■ ENTRIES SHOWN
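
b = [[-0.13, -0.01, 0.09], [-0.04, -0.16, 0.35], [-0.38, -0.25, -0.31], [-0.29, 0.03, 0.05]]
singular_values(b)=[0.59, 0.42, 0.21]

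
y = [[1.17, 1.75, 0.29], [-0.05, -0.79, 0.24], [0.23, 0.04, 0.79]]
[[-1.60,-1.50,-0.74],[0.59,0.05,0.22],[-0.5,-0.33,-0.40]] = y @ [[0.21, -1.27, 0.19], [-0.95, 0.00, -0.46], [-0.64, -0.05, -0.54]]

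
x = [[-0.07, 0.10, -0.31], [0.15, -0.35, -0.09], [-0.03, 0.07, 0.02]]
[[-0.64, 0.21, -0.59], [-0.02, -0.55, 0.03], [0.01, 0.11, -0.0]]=x @ [[0.99, 0.79, 0.19], [0.01, 1.98, -0.45], [1.86, -0.23, 1.73]]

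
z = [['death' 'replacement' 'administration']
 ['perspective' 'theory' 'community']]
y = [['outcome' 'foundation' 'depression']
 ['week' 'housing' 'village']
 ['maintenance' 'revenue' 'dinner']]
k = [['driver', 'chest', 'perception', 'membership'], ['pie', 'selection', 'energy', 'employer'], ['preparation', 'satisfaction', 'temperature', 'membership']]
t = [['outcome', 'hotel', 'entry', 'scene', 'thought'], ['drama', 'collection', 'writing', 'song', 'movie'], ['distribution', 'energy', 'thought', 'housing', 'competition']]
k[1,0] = 'pie'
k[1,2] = 'energy'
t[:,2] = ['entry', 'writing', 'thought']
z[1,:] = ['perspective', 'theory', 'community']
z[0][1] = 'replacement'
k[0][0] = 'driver'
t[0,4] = 'thought'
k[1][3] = 'employer'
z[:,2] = ['administration', 'community']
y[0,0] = 'outcome'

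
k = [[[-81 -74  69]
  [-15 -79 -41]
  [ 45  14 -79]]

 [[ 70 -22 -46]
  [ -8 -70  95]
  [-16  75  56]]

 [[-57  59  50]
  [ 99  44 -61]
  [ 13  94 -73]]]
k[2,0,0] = -57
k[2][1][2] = -61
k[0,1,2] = -41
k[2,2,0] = 13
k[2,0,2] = 50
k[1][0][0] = 70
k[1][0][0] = 70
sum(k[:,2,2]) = -96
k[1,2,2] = 56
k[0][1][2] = -41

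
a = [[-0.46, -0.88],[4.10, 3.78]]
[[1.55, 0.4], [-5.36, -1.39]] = a@[[0.62, 0.16], [-2.09, -0.54]]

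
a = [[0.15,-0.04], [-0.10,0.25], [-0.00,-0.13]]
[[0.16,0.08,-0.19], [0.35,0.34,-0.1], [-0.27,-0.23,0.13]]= a @ [[1.61,1.0,-1.50],[2.04,1.75,-0.99]]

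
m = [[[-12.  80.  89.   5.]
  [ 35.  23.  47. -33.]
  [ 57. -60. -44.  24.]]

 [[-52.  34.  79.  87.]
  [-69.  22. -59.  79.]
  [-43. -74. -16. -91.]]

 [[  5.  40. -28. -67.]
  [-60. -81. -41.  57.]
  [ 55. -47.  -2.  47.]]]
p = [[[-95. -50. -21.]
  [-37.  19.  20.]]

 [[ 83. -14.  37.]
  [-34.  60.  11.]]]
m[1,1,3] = 79.0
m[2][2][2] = -2.0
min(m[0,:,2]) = -44.0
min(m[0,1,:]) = -33.0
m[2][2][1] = -47.0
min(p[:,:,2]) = -21.0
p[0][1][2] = 20.0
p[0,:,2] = [-21.0, 20.0]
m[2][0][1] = 40.0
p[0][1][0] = -37.0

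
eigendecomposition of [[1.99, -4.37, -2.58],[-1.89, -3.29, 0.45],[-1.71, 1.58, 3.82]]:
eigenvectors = [[-0.68, 0.73, -0.54], [0.18, -0.24, -0.84], [0.71, 0.63, 0.05]]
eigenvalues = [5.84, 1.22, -4.54]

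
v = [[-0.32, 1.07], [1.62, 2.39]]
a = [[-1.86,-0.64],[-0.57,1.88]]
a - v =[[-1.54, -1.71],[-2.19, -0.51]]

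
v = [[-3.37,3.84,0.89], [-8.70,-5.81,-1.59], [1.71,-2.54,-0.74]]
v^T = [[-3.37, -8.7, 1.71], [3.84, -5.81, -2.54], [0.89, -1.59, -0.74]]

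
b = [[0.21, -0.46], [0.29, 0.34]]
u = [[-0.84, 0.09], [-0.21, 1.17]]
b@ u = [[-0.08, -0.52], [-0.32, 0.42]]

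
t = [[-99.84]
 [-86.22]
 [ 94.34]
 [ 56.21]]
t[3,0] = 56.21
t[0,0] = -99.84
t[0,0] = -99.84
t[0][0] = -99.84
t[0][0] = -99.84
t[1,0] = -86.22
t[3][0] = 56.21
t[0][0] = -99.84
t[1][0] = -86.22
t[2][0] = 94.34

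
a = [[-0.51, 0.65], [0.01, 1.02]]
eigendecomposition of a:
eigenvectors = [[-1.00, -0.39], [0.01, -0.92]]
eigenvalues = [-0.51, 1.02]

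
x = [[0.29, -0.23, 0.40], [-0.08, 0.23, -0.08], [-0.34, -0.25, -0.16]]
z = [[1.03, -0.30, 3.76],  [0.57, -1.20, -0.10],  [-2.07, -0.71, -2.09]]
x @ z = [[-0.66, -0.1, 0.28], [0.21, -0.20, -0.16], [-0.16, 0.52, -0.92]]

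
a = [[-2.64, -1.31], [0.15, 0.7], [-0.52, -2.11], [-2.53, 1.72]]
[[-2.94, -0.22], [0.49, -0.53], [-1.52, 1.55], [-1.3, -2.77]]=a@[[0.86, 0.51], [0.51, -0.86]]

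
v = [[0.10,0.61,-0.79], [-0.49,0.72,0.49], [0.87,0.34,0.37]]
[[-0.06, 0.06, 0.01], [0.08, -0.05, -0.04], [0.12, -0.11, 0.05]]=v @ [[0.06, -0.06, 0.06], [0.06, -0.04, -0.01], [0.13, -0.11, -0.01]]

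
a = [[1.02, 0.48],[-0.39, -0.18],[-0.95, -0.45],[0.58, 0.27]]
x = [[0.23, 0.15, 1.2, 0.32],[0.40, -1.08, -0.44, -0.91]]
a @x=[[0.43, -0.37, 1.01, -0.11], [-0.16, 0.14, -0.39, 0.04], [-0.4, 0.34, -0.94, 0.11], [0.24, -0.2, 0.58, -0.06]]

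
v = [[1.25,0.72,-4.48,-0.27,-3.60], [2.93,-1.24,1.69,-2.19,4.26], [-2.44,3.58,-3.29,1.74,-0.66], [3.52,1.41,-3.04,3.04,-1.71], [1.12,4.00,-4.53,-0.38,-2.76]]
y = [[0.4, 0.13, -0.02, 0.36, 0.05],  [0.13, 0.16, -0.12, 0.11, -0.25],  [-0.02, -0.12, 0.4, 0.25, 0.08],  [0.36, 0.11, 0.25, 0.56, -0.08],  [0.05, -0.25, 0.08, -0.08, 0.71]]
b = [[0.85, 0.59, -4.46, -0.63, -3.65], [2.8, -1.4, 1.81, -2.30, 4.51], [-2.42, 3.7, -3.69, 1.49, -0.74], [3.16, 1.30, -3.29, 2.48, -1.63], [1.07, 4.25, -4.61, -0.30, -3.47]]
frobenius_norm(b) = 13.90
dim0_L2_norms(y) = [0.56, 0.36, 0.49, 0.72, 0.76]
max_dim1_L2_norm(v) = 6.75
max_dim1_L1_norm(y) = 1.36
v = b + y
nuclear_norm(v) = 25.32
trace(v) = -3.00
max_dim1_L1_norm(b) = 13.7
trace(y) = 2.23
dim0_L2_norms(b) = [5.05, 5.98, 8.3, 3.76, 6.99]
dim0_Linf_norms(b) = [3.16, 4.25, 4.61, 2.48, 4.51]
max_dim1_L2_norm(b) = 7.25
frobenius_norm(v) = 13.62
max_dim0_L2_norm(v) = 7.97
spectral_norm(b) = 11.75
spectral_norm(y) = 0.95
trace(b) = -5.23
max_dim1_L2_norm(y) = 0.76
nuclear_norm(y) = 2.23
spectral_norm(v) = 11.25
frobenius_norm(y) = 1.34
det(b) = 1232.73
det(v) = 1040.74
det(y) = -0.00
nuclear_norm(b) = 25.64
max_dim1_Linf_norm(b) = 4.61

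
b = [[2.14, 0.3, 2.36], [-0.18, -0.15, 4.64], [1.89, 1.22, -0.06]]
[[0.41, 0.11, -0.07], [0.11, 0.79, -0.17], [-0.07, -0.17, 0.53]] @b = [[0.73, 0.02, 1.48], [-0.23, -0.29, 3.94], [0.88, 0.65, -0.99]]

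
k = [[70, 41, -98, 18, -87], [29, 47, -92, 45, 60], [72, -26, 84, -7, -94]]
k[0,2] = -98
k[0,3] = 18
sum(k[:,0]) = 171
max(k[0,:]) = 70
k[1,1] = 47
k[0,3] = 18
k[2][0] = 72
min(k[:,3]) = -7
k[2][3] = -7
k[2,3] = -7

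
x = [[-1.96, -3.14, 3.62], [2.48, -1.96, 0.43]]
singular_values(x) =[5.22, 3.11]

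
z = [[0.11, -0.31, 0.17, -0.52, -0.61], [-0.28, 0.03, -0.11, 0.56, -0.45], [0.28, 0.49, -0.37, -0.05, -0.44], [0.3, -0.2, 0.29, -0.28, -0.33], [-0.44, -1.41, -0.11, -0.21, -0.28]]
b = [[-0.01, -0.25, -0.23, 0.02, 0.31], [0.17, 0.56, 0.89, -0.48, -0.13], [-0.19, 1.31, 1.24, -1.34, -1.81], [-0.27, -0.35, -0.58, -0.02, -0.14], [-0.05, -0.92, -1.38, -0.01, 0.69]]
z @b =[[0.08, 0.76, 1.05, -0.06, -0.58], [-0.10, 0.16, 0.25, 0.12, -0.28], [0.19, 0.14, 0.55, 0.27, 0.4], [0.00, 0.59, 0.73, -0.28, -0.59], [-0.14, -0.49, -0.78, 0.82, 0.08]]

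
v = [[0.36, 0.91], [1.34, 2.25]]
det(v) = -0.41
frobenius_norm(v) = 2.80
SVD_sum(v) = [[0.48, 0.84], [1.3, 2.28]] + [[-0.12, 0.07], [0.04, -0.03]]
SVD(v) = [[-0.35, -0.94], [-0.94, 0.35]] @ diag([2.7918266463571886, 0.14664234275942245]) @ [[-0.49, -0.87], [0.87, -0.49]]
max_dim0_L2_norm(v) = 2.43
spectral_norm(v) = 2.79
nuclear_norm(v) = 2.94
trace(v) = 2.61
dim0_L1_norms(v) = [1.7, 3.16]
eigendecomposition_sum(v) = [[-0.12,0.05], [0.07,-0.03]] + [[0.48, 0.86],[1.27, 2.28]]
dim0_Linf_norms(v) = [1.34, 2.25]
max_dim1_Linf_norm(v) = 2.25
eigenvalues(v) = [-0.15, 2.76]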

■ WHAT THE EXERCISE ASKS
The lines to copy are those above that contain the string "entry".

■ ANSWER TO THIS PROBLEM
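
t = [['outcome', 'hotel', 'entry', 'scene', 'thought'], ['drama', 'collection', 'writing', 'song', 'movie'], ['distribution', 'energy', 'thought', 'housing', 'competition']]
t[:,2] = ['entry', 'writing', 'thought']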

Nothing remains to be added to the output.